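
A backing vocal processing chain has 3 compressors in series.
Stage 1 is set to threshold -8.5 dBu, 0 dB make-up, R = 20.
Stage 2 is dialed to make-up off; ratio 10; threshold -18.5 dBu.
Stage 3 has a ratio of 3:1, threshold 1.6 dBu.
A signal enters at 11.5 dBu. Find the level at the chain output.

-17.4 dBu

Stage 1: overshoot 20 dB → 20/20 = 1 dB → -7.5 dBu.
Stage 2: -7.5 dBu is 11 dB over -18.5 dBu; at 10:1 that becomes 1.1 dB over, giving -17.4 dBu.
Stage 3: -17.4 dBu ≤ 1.6 dBu, so stage 3 doesn't engage; output -17.4 dBu.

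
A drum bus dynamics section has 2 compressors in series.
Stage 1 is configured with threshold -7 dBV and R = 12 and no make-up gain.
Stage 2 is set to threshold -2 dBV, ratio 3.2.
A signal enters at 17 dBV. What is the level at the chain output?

Stage 1: 17 dBV is 24 dB over -7 dBV; at 12:1 that becomes 2 dB over, giving -5 dBV.
Stage 2: -5 dBV is at or below the -2 dBV threshold — no compression; output -5 dBV.

-5 dBV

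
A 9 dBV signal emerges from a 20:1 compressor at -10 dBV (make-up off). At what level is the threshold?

Let T be the threshold. Output overshoot = (input overshoot)/R, so -10 − T = (9 − T)/20.
20·(-10 − T) = 9 − T → 19·T = -200 − 9 = -209.
T = -209/19 = -11 dBV.

-11 dBV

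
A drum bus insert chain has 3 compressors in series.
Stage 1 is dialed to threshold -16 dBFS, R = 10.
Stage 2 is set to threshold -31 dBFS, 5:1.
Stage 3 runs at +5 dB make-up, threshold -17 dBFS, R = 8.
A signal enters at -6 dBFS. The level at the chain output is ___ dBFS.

-22.8 dBFS

Stage 1: overshoot 10 dB → 10/10 = 1 dB → -15 dBFS.
Stage 2: overshoot 16 dB → 16/5 = 3.2 dB → -27.8 dBFS.
Stage 3: -27.8 dBFS ≤ -17 dBFS, so stage 3 doesn't engage; make-up brings it to -22.8 dBFS.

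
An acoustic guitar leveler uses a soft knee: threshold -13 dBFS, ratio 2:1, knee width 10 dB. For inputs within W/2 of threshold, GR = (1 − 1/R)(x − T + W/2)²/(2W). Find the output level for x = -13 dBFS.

-13.625 dBFS

x − T + W/2 = -13 − (-13) + 5 = 5.
GR = (1 − 1/2) × 5² / 20 = 0.5 × 25 / 20 = 0.625 dB.
Output = -13 − 0.625 = -13.625 dBFS.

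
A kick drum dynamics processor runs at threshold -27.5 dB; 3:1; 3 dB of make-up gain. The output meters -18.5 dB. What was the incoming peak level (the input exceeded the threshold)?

Remove make-up: -18.5 − 3 = -21.5 dB.
The compressed level sits -21.5 − (-27.5) = 6 dB over threshold.
Before 3:1 compression the overshoot was 6 × 3 = 18 dB, so input = -27.5 + 18 = -9.5 dB.

-9.5 dB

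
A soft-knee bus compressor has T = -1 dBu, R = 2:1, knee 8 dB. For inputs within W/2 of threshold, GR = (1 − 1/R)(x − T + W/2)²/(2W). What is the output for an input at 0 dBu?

x − T + W/2 = 0 − (-1) + 4 = 5.
GR = (1 − 1/2) × 5² / 16 = 0.5 × 25 / 16 = 0.78125 dB.
Output = 0 − 0.78125 = -0.78125 dBu.

-0.78125 dBu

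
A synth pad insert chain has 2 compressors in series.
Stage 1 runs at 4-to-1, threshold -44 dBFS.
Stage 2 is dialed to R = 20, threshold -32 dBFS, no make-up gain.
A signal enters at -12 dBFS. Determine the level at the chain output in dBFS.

Stage 1: 32 dB above -44 dBFS, reduced 4:1 to 8 dB above → -36 dBFS.
Stage 2: -36 dBFS ≤ -32 dBFS, so stage 2 doesn't engage; output -36 dBFS.

-36 dBFS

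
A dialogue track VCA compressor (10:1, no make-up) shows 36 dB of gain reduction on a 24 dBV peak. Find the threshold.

-16 dBV

Let T be the threshold. Output overshoot = (input overshoot)/R, so -12 − T = (24 − T)/10.
10·(-12 − T) = 24 − T → 9·T = -120 − 24 = -144.
T = -144/9 = -16 dBV.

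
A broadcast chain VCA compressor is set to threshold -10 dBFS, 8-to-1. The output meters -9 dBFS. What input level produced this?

The compressed level sits -9 − (-10) = 1 dB over threshold.
Input overshoot = R × output overshoot = 8 dB → input = -10 + 8 = -2 dBFS.

-2 dBFS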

◆ EXERCISE INSTRUCTIONS ◆
Your answer must be an exact copy of every entry above.

◆ ANSWER AREA ◆
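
A backing vocal processing chain has 3 compressors in series.
Stage 1 is set to threshold -8.5 dBu, 0 dB make-up, R = 20.
Stage 2 is dialed to make-up off; ratio 10; threshold -18.5 dBu.
Stage 3 has a ratio of 3:1, threshold 1.6 dBu.
A signal enters at 11.5 dBu. Find the level at the chain output.

-17.4 dBu

Stage 1: overshoot 20 dB → 20/20 = 1 dB → -7.5 dBu.
Stage 2: -7.5 dBu is 11 dB over -18.5 dBu; at 10:1 that becomes 1.1 dB over, giving -17.4 dBu.
Stage 3: -17.4 dBu ≤ 1.6 dBu, so stage 3 doesn't engage; output -17.4 dBu.

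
A drum bus dynamics section has 2 compressors in series.
Stage 1 is configured with threshold -7 dBV and R = 12 and no make-up gain.
Stage 2 is set to threshold -2 dBV, ratio 3.2.
A signal enters at 17 dBV. What is the level at the chain output?

Stage 1: 17 dBV is 24 dB over -7 dBV; at 12:1 that becomes 2 dB over, giving -5 dBV.
Stage 2: -5 dBV is at or below the -2 dBV threshold — no compression; output -5 dBV.

-5 dBV

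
A 9 dBV signal emerges from a 20:1 compressor at -10 dBV (make-up off). At what level is the threshold?

Let T be the threshold. Output overshoot = (input overshoot)/R, so -10 − T = (9 − T)/20.
20·(-10 − T) = 9 − T → 19·T = -200 − 9 = -209.
T = -209/19 = -11 dBV.

-11 dBV

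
A drum bus insert chain has 3 compressors in series.
Stage 1 is dialed to threshold -16 dBFS, R = 10.
Stage 2 is set to threshold -31 dBFS, 5:1.
Stage 3 runs at +5 dB make-up, threshold -17 dBFS, R = 8.
A signal enters at -6 dBFS. The level at the chain output is ___ dBFS.

-22.8 dBFS

Stage 1: overshoot 10 dB → 10/10 = 1 dB → -15 dBFS.
Stage 2: overshoot 16 dB → 16/5 = 3.2 dB → -27.8 dBFS.
Stage 3: -27.8 dBFS ≤ -17 dBFS, so stage 3 doesn't engage; make-up brings it to -22.8 dBFS.

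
An acoustic guitar leveler uses a soft knee: threshold -13 dBFS, ratio 2:1, knee width 10 dB. For inputs within W/2 of threshold, GR = (1 − 1/R)(x − T + W/2)²/(2W). Find the output level for x = -13 dBFS.

-13.625 dBFS

x − T + W/2 = -13 − (-13) + 5 = 5.
GR = (1 − 1/2) × 5² / 20 = 0.5 × 25 / 20 = 0.625 dB.
Output = -13 − 0.625 = -13.625 dBFS.

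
A kick drum dynamics processor runs at threshold -27.5 dB; 3:1; 3 dB of make-up gain. The output meters -18.5 dB. What was the incoming peak level (the input exceeded the threshold)?

Remove make-up: -18.5 − 3 = -21.5 dB.
The compressed level sits -21.5 − (-27.5) = 6 dB over threshold.
Before 3:1 compression the overshoot was 6 × 3 = 18 dB, so input = -27.5 + 18 = -9.5 dB.

-9.5 dB

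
A soft-knee bus compressor has T = -1 dBu, R = 2:1, knee 8 dB. For inputs within W/2 of threshold, GR = (1 − 1/R)(x − T + W/2)²/(2W). What is the output for an input at 0 dBu?

x − T + W/2 = 0 − (-1) + 4 = 5.
GR = (1 − 1/2) × 5² / 16 = 0.5 × 25 / 16 = 0.78125 dB.
Output = 0 − 0.78125 = -0.78125 dBu.

-0.78125 dBu

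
A synth pad insert chain has 2 compressors in series.
Stage 1 runs at 4-to-1, threshold -44 dBFS.
Stage 2 is dialed to R = 20, threshold -32 dBFS, no make-up gain.
A signal enters at -12 dBFS. Determine the level at the chain output in dBFS.

Stage 1: 32 dB above -44 dBFS, reduced 4:1 to 8 dB above → -36 dBFS.
Stage 2: -36 dBFS ≤ -32 dBFS, so stage 2 doesn't engage; output -36 dBFS.

-36 dBFS

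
A dialogue track VCA compressor (10:1, no make-up) shows 36 dB of gain reduction on a 24 dBV peak. Find the threshold.

-16 dBV

Let T be the threshold. Output overshoot = (input overshoot)/R, so -12 − T = (24 − T)/10.
10·(-12 − T) = 24 − T → 9·T = -120 − 24 = -144.
T = -144/9 = -16 dBV.

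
A broadcast chain VCA compressor is set to threshold -10 dBFS, 8-to-1. The output meters -9 dBFS. What input level produced this?

The compressed level sits -9 − (-10) = 1 dB over threshold.
Input overshoot = R × output overshoot = 8 dB → input = -10 + 8 = -2 dBFS.

-2 dBFS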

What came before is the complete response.